### What you need to do
Which lines of the entries below contain the string "battery"? Copy each one.

### Available records
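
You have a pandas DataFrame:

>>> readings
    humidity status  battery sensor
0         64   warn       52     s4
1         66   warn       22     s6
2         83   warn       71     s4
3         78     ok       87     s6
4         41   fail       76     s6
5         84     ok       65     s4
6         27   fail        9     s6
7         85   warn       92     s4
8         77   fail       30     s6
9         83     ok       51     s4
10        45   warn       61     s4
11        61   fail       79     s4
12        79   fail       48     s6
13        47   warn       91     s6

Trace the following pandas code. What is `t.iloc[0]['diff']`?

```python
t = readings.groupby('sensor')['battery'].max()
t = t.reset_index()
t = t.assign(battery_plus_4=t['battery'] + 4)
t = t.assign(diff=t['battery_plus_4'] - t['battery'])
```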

### Response below
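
    humidity status  battery sensor
t = readings.groupby('sensor')['battery'].max()
t = t.assign(battery_plus_4=t['battery'] + 4)
t = t.assign(diff=t['battery_plus_4'] - t['battery'])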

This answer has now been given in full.